▶ **What the task asks**: Retype each record exactly, please. Skip none.

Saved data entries

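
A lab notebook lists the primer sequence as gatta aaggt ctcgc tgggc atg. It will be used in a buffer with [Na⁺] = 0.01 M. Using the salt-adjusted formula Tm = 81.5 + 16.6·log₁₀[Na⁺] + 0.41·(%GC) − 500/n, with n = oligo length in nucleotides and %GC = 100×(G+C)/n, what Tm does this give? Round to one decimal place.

48.0°C

Length n = 23. Counting bases: T=6, A=5, G=8, C=4
G+C = 12, so %GC = 12/23 × 100 = 52.174%
Salt term: 16.6 × (-2) = -33.2
GC term: 0.41 × 52.174 = 21.391; length term: −500/23 = −21.739
Tm = 81.5 + (-33.2) + 21.391 − 21.739 = 47.952 → 48.0°C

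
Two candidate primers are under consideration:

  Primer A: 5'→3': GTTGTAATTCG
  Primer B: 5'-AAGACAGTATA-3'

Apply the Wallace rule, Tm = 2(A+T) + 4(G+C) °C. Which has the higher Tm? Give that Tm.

Primer A, 30°C

Primer A: A+T=7, G+C=4 → Tm = 2(7)+4(4) = 30°C
Primer B: A+T=8, G+C=3 → Tm = 2(8)+4(3) = 28°C
30°C vs 28°C → primer A is higher.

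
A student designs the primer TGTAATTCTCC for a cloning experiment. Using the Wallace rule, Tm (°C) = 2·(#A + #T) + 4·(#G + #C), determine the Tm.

G=1, T=5, A=2, C=3
AT pairs contribute 7, GC pairs contribute 4.
Tm = 2(7) + 4(4) = 14 + 16 = 30°C

30°C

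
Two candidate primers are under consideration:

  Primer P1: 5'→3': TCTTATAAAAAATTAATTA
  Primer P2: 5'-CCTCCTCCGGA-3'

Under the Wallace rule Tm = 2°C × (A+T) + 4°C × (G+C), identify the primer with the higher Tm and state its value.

Primer P1, 40°C

Primer P1: A+T=18, G+C=1 → Tm = 2(18)+4(1) = 40°C
Primer P2: A+T=3, G+C=8 → Tm = 2(3)+4(8) = 38°C
40°C vs 38°C → primer P1 is higher.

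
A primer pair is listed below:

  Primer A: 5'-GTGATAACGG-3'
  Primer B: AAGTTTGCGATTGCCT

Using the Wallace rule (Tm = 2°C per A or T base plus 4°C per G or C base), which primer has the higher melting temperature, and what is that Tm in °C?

Primer A: A+T=5, G+C=5 → Tm = 2(5)+4(5) = 30°C
Primer B: A+T=9, G+C=7 → Tm = 2(9)+4(7) = 46°C
30°C vs 46°C → primer B is higher.

Primer B, 46°C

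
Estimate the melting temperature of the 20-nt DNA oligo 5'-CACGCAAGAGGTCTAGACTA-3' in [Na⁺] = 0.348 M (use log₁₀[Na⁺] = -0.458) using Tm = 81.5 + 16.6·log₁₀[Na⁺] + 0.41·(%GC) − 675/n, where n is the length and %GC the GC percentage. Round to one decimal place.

Length n = 20. Base counts: G=5, A=7, C=5, T=3
G+C = 10, so %GC = 10/20 × 100 = 50%
Salt term: 16.6 × (-0.458) = -7.603
GC term: 0.41 × 50 = 20.5; length term: −675/20 = −33.75
Tm = 81.5 + (-7.603) + 20.5 − 33.75 = 60.647 → 60.6°C

60.6°C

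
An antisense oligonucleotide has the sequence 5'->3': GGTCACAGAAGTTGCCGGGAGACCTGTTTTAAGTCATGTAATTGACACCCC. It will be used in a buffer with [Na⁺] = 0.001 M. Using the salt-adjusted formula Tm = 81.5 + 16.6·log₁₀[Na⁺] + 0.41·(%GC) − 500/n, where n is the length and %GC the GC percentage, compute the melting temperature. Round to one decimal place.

42.0°C

Length n = 51. Counting bases: C=12, G=13, A=13, T=13
G+C = 25, so %GC = 25/51 × 100 = 49.02%
Salt term: 16.6 × (-3) = -49.8
GC term: 0.41 × 49.02 = 20.098; length term: −500/51 = −9.804
Tm = 81.5 + (-49.8) + 20.098 − 9.804 = 41.994 → 42.0°C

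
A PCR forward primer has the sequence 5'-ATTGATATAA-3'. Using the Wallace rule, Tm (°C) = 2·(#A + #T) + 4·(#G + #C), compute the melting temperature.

22°C

Base counts: G=1, T=4, A=5, C=0
A+T = 9, G+C = 1
Tm = 4·1 + 2·9 = 4 + 18 = 22°C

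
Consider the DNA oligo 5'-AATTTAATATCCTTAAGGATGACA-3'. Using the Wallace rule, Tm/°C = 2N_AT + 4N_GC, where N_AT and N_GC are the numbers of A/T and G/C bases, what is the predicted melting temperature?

Base counts: C=3, T=8, G=3, A=10
AT pairs contribute 18, GC pairs contribute 6.
Tm = 4·6 + 2·18 = 24 + 36 = 60°C

60°C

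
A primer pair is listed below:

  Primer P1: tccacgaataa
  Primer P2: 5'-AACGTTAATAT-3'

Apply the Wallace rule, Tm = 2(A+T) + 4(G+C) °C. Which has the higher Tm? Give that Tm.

Primer P1, 30°C

Primer P1: A+T=7, G+C=4 → Tm = 2(7)+4(4) = 30°C
Primer P2: A+T=9, G+C=2 → Tm = 2(9)+4(2) = 26°C
30°C vs 26°C → primer P1 is higher.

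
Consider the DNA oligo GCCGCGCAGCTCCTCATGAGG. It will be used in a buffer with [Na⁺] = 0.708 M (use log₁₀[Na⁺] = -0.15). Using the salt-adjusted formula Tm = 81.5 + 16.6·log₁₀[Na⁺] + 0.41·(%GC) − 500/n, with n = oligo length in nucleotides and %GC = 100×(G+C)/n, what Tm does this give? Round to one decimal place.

Length n = 21. Counting bases: G=7, A=3, T=3, C=8
G+C = 15, so %GC = 15/21 × 100 = 71.429%
Salt term: 16.6 × (-0.15) = -2.49
GC term: 0.41 × 71.429 = 29.286; length term: −500/21 = −23.81
Tm = 81.5 + (-2.49) + 29.286 − 23.81 = 84.486 → 84.5°C

84.5°C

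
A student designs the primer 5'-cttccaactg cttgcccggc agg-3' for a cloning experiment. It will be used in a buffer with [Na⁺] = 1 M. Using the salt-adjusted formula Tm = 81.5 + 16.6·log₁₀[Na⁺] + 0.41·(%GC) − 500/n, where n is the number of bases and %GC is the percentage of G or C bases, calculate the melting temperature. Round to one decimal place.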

▶ **Response to this task**:
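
A lab notebook lists the primer sequence as gatta aaggt ctcgc tgggc atg. It will be used in a buffer with [Na⁺] = 0.01 M. Using the salt-adjusted formula Tm = 81.5 + 16.6·log₁₀[Na⁺] + 0.41·(%GC) − 500/n, with n = oligo length in nucleotides and %GC = 100×(G+C)/n, what Tm does this give? Round to one decimal place.

48.0°C

Length n = 23. Counting bases: T=6, A=5, G=8, C=4
G+C = 12, so %GC = 12/23 × 100 = 52.174%
Salt term: 16.6 × (-2) = -33.2
GC term: 0.41 × 52.174 = 21.391; length term: −500/23 = −21.739
Tm = 81.5 + (-33.2) + 21.391 − 21.739 = 47.952 → 48.0°C

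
Two candidate primers are under consideration:

  Primer A: 5'→3': GTTGTAATTCG
  Primer B: 5'-AAGACAGTATA-3'

Apply the Wallace rule, Tm = 2(A+T) + 4(G+C) °C. Which has the higher Tm? Give that Tm.

Primer A, 30°C

Primer A: A+T=7, G+C=4 → Tm = 2(7)+4(4) = 30°C
Primer B: A+T=8, G+C=3 → Tm = 2(8)+4(3) = 28°C
30°C vs 28°C → primer A is higher.

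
A student designs the primer TGTAATTCTCC for a cloning experiment. Using the Wallace rule, Tm (°C) = 2·(#A + #T) + 4·(#G + #C), determine the Tm.

G=1, T=5, A=2, C=3
AT pairs contribute 7, GC pairs contribute 4.
Tm = 2(7) + 4(4) = 14 + 16 = 30°C

30°C

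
Two candidate primers are under consideration:

  Primer P1: 5'→3': TCTTATAAAAAATTAATTA
  Primer P2: 5'-CCTCCTCCGGA-3'

Under the Wallace rule Tm = 2°C × (A+T) + 4°C × (G+C), identify the primer with the higher Tm and state its value.

Primer P1, 40°C

Primer P1: A+T=18, G+C=1 → Tm = 2(18)+4(1) = 40°C
Primer P2: A+T=3, G+C=8 → Tm = 2(3)+4(8) = 38°C
40°C vs 38°C → primer P1 is higher.

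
A primer pair is listed below:

  Primer A: 5'-GTGATAACGG-3'
  Primer B: AAGTTTGCGATTGCCT

Using the Wallace rule (Tm = 2°C per A or T base plus 4°C per G or C base), which primer has the higher melting temperature, and what is that Tm in °C?

Primer A: A+T=5, G+C=5 → Tm = 2(5)+4(5) = 30°C
Primer B: A+T=9, G+C=7 → Tm = 2(9)+4(7) = 46°C
30°C vs 46°C → primer B is higher.

Primer B, 46°C

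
Estimate the melting temperature of the 20-nt DNA oligo 5'-CACGCAAGAGGTCTAGACTA-3' in [Na⁺] = 0.348 M (use log₁₀[Na⁺] = -0.458) using Tm = 81.5 + 16.6·log₁₀[Na⁺] + 0.41·(%GC) − 675/n, where n is the length and %GC the GC percentage. Round to one decimal place.

Length n = 20. Base counts: G=5, A=7, C=5, T=3
G+C = 10, so %GC = 10/20 × 100 = 50%
Salt term: 16.6 × (-0.458) = -7.603
GC term: 0.41 × 50 = 20.5; length term: −675/20 = −33.75
Tm = 81.5 + (-7.603) + 20.5 − 33.75 = 60.647 → 60.6°C

60.6°C

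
An antisense oligonucleotide has the sequence 5'->3': GGTCACAGAAGTTGCCGGGAGACCTGTTTTAAGTCATGTAATTGACACCCC. It will be used in a buffer with [Na⁺] = 0.001 M. Using the salt-adjusted formula Tm = 81.5 + 16.6·log₁₀[Na⁺] + 0.41·(%GC) − 500/n, where n is the length and %GC the GC percentage, compute the melting temperature. Round to one decimal place.

42.0°C

Length n = 51. Counting bases: C=12, G=13, A=13, T=13
G+C = 25, so %GC = 25/51 × 100 = 49.02%
Salt term: 16.6 × (-3) = -49.8
GC term: 0.41 × 49.02 = 20.098; length term: −500/51 = −9.804
Tm = 81.5 + (-49.8) + 20.098 − 9.804 = 41.994 → 42.0°C

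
A PCR forward primer has the sequence 5'-ATTGATATAA-3'. Using the Wallace rule, Tm (°C) = 2·(#A + #T) + 4·(#G + #C), compute the melting temperature.

22°C

Base counts: G=1, T=4, A=5, C=0
A+T = 9, G+C = 1
Tm = 4·1 + 2·9 = 4 + 18 = 22°C

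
Consider the DNA oligo 5'-AATTTAATATCCTTAAGGATGACA-3'. Using the Wallace rule, Tm/°C = 2N_AT + 4N_GC, where N_AT and N_GC are the numbers of A/T and G/C bases, what is the predicted melting temperature?

Base counts: C=3, T=8, G=3, A=10
AT pairs contribute 18, GC pairs contribute 6.
Tm = 4·6 + 2·18 = 24 + 36 = 60°C

60°C

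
A primer pair is listed below:

  Primer P1: tccacgaataa
  Primer P2: 5'-AACGTTAATAT-3'

Apply the Wallace rule, Tm = 2(A+T) + 4(G+C) °C. Which has the higher Tm? Give that Tm.

Primer P1, 30°C

Primer P1: A+T=7, G+C=4 → Tm = 2(7)+4(4) = 30°C
Primer P2: A+T=9, G+C=2 → Tm = 2(9)+4(2) = 26°C
30°C vs 26°C → primer P1 is higher.

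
Consider the DNA oligo GCCGCGCAGCTCCTCATGAGG. It will be used in a buffer with [Na⁺] = 0.708 M (use log₁₀[Na⁺] = -0.15). Using the salt-adjusted formula Tm = 81.5 + 16.6·log₁₀[Na⁺] + 0.41·(%GC) − 500/n, with n = oligo length in nucleotides and %GC = 100×(G+C)/n, what Tm does this give? Round to one decimal place.

Length n = 21. Counting bases: G=7, A=3, T=3, C=8
G+C = 15, so %GC = 15/21 × 100 = 71.429%
Salt term: 16.6 × (-0.15) = -2.49
GC term: 0.41 × 71.429 = 29.286; length term: −500/21 = −23.81
Tm = 81.5 + (-2.49) + 29.286 − 23.81 = 84.486 → 84.5°C

84.5°C

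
A student designs the primer 5'-cttccaactg cttgcccggc agg-3' for a cloning experiment. It will be used in a buffer with [Na⁺] = 1 M. Using the salt-adjusted formula Tm = 81.5 + 16.6·log₁₀[Na⁺] + 0.41·(%GC) − 500/n, where n is the number of bases and %GC is the percentage of G or C bases, calculate the melting temperature. Round to one decimal place.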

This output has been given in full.